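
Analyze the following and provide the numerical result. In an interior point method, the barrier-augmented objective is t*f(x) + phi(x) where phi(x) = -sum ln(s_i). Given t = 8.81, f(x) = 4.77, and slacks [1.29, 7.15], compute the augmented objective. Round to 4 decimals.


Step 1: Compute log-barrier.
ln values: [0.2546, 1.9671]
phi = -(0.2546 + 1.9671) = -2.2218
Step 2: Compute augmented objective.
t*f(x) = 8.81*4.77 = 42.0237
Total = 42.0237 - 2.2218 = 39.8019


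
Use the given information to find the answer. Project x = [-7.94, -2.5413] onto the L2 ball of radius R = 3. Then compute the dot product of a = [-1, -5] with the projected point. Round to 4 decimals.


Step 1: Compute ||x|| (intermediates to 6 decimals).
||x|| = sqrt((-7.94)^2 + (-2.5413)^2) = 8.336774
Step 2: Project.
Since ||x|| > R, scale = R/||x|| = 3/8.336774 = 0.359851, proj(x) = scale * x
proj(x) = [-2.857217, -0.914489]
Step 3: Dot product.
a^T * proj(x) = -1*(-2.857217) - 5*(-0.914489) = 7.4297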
--------------------------------------------------
Reprint the listing above. Keep every line exactly as it is.

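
Analyze the following and provide the numerical result. In an interior point method, the barrier-augmented objective is t*f(x) + phi(x) where phi(x) = -sum ln(s_i). Given t = 8.81, f(x) = 4.77, and slacks [1.29, 7.15], compute the augmented objective. Round to 4 decimals.


Step 1: Compute log-barrier.
ln values: [0.2546, 1.9671]
phi = -(0.2546 + 1.9671) = -2.2218
Step 2: Compute augmented objective.
t*f(x) = 8.81*4.77 = 42.0237
Total = 42.0237 - 2.2218 = 39.8019


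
Use the given information to find the answer. Project x = [-7.94, -2.5413] onto the L2 ball of radius R = 3. Then compute the dot product of a = [-1, -5] with the projected point. Round to 4 decimals.


Step 1: Compute ||x|| (intermediates to 6 decimals).
||x|| = sqrt((-7.94)^2 + (-2.5413)^2) = 8.336774
Step 2: Project.
Since ||x|| > R, scale = R/||x|| = 3/8.336774 = 0.359851, proj(x) = scale * x
proj(x) = [-2.857217, -0.914489]
Step 3: Dot product.
a^T * proj(x) = -1*(-2.857217) - 5*(-0.914489) = 7.4297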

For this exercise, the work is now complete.